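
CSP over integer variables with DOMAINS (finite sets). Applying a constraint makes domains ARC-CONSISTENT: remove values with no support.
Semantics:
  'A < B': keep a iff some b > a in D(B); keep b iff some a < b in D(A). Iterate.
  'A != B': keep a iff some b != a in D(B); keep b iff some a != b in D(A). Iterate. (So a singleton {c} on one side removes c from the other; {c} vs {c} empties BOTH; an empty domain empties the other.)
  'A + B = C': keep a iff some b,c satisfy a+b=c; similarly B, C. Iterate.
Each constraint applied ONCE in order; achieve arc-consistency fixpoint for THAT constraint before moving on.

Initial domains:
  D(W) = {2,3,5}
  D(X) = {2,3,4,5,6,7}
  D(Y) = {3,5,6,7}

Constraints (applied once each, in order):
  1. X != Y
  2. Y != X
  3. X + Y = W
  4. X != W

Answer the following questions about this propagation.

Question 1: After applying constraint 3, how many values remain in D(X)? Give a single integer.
Constraint 1 (X != Y) on D(X)={2,3,4,5,6,7} D(Y)={3,5,6,7}: no change
Constraint 2 (Y != X) on D(Y)={3,5,6,7} D(X)={2,3,4,5,6,7}: no change
Constraint 3 (X + Y = W) on D(X)={2,3,4,5,6,7} D(Y)={3,5,6,7} D(W)={2,3,5}: X {2,3,4,5,6,7}->{2}; Y {3,5,6,7}->{3}; W {2,3,5}->{5}
So after constraint 3: D(X)={2}, size = 1

Answer: 1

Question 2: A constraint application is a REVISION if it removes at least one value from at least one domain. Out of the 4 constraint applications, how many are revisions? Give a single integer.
Answer: 1

Derivation:
Constraint 1 (X != Y) on D(X)={2,3,4,5,6,7} D(Y)={3,5,6,7}: no change => not a revision
Constraint 2 (Y != X) on D(Y)={3,5,6,7} D(X)={2,3,4,5,6,7}: no change => not a revision
Constraint 3 (X + Y = W) on D(X)={2,3,4,5,6,7} D(Y)={3,5,6,7} D(W)={2,3,5}: X {2,3,4,5,6,7}->{2}; Y {3,5,6,7}->{3}; W {2,3,5}->{5} => REVISION
Constraint 4 (X != W) on D(X)={2} D(W)={5}: no change => not a revision
Total revisions = 1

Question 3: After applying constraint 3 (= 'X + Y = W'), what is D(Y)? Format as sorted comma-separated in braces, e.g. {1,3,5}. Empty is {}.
Answer: {3}

Derivation:
Constraint 1 (X != Y) on D(X)={2,3,4,5,6,7} D(Y)={3,5,6,7}: no change
Constraint 2 (Y != X) on D(Y)={3,5,6,7} D(X)={2,3,4,5,6,7}: no change
Constraint 3 (X + Y = W) on D(X)={2,3,4,5,6,7} D(Y)={3,5,6,7} D(W)={2,3,5}: X {2,3,4,5,6,7}->{2}; Y {3,5,6,7}->{3}; W {2,3,5}->{5}
So after constraint 3: D(Y) = {3}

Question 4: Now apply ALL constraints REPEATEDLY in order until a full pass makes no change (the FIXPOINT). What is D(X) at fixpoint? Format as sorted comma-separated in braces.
Answer: {2}

Derivation:
pass 0 (initial): D(X)={2,3,4,5,6,7}
pass 1: W {2,3,5}->{5}; X {2,3,4,5,6,7}->{2}; Y {3,5,6,7}->{3}
pass 2: no change
Fixpoint after 2 passes: D(X) = {2}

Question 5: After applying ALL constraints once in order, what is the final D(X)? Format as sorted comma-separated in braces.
Answer: {2}

Derivation:
Constraint 1 (X != Y) on D(X)={2,3,4,5,6,7} D(Y)={3,5,6,7}: no change
Constraint 2 (Y != X) on D(Y)={3,5,6,7} D(X)={2,3,4,5,6,7}: no change
Constraint 3 (X + Y = W) on D(X)={2,3,4,5,6,7} D(Y)={3,5,6,7} D(W)={2,3,5}: X {2,3,4,5,6,7}->{2}; Y {3,5,6,7}->{3}; W {2,3,5}->{5}
Constraint 4 (X != W) on D(X)={2} D(W)={5}: no change
So after all 4 constraints: D(X) = {2}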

•••

* **What to produce**: Your reply must consist solely of the number of lines in the data that contain the word "applied".

* **Result of the task**: 2